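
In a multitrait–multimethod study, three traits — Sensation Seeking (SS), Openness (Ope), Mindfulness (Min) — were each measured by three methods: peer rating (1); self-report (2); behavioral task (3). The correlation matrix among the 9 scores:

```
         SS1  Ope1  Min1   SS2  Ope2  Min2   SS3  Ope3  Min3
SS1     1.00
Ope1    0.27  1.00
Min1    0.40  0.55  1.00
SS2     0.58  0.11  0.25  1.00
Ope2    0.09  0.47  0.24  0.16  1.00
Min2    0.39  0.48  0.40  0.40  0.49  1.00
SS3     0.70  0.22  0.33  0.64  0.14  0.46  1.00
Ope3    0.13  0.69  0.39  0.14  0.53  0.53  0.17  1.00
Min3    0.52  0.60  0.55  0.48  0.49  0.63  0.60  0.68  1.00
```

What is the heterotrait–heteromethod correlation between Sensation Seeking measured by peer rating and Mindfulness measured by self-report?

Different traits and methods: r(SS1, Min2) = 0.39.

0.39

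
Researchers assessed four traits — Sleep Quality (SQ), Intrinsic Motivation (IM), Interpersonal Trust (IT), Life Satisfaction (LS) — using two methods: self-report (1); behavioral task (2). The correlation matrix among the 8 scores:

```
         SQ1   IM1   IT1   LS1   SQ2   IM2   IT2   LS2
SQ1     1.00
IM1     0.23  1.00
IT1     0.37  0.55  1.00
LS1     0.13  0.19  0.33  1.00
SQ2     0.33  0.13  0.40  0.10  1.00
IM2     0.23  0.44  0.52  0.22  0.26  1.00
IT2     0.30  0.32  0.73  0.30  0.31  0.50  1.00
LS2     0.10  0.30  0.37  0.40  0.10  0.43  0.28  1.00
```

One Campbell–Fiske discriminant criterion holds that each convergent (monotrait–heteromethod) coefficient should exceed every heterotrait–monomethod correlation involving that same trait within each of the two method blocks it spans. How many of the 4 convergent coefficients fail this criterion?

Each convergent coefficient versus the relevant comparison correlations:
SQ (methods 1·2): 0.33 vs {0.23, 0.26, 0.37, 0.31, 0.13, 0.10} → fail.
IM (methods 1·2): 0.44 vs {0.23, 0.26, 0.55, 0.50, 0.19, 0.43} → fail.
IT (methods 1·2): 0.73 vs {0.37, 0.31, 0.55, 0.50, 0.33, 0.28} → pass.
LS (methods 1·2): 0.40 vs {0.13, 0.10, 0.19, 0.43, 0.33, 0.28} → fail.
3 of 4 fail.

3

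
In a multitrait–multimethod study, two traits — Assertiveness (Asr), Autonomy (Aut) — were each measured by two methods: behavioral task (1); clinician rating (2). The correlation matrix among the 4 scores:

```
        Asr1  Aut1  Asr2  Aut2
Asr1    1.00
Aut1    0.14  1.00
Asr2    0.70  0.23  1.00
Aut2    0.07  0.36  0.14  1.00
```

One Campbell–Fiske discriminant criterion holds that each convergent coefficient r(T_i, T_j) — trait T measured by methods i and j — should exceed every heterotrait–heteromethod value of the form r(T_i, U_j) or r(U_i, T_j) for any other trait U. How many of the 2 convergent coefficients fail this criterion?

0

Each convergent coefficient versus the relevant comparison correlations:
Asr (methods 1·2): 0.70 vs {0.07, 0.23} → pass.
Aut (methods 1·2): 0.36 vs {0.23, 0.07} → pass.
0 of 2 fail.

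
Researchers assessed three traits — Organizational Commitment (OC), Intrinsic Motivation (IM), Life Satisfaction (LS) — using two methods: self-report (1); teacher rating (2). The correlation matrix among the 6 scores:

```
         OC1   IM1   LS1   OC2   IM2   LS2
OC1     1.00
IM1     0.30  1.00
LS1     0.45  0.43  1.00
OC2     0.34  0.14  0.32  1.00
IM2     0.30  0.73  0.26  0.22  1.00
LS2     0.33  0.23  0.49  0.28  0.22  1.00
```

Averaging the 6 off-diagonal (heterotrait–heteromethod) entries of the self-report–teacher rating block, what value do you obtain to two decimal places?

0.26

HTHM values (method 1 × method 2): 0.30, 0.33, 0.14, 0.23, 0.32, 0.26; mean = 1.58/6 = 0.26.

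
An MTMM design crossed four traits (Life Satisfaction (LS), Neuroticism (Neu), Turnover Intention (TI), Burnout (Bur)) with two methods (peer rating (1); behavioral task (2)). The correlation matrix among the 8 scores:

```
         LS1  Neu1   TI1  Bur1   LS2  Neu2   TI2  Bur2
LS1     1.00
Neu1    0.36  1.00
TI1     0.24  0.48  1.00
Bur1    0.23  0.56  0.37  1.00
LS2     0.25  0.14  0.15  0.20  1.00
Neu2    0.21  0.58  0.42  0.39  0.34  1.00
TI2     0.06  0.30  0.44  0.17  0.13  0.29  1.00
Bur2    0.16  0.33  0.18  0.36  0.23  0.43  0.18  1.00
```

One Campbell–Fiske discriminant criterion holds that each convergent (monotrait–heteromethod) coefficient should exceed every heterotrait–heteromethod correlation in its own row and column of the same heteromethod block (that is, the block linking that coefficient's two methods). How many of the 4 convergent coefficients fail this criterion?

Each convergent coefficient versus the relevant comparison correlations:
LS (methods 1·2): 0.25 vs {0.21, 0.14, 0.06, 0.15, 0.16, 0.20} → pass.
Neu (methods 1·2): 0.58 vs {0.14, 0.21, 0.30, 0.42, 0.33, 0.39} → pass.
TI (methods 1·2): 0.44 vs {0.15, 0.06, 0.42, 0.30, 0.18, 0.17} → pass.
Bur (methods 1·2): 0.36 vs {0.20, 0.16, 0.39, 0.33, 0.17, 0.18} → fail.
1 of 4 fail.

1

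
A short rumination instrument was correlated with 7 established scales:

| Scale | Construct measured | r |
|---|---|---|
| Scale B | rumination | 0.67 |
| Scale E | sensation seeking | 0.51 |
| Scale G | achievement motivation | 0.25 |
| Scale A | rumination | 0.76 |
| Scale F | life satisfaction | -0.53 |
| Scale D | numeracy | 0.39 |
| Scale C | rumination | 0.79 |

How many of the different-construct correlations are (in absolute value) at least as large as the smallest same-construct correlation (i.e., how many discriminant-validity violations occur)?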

Directions for this task -> Among the entries above, tally each line with the string "four" and state that figure only.

Task answer -> 2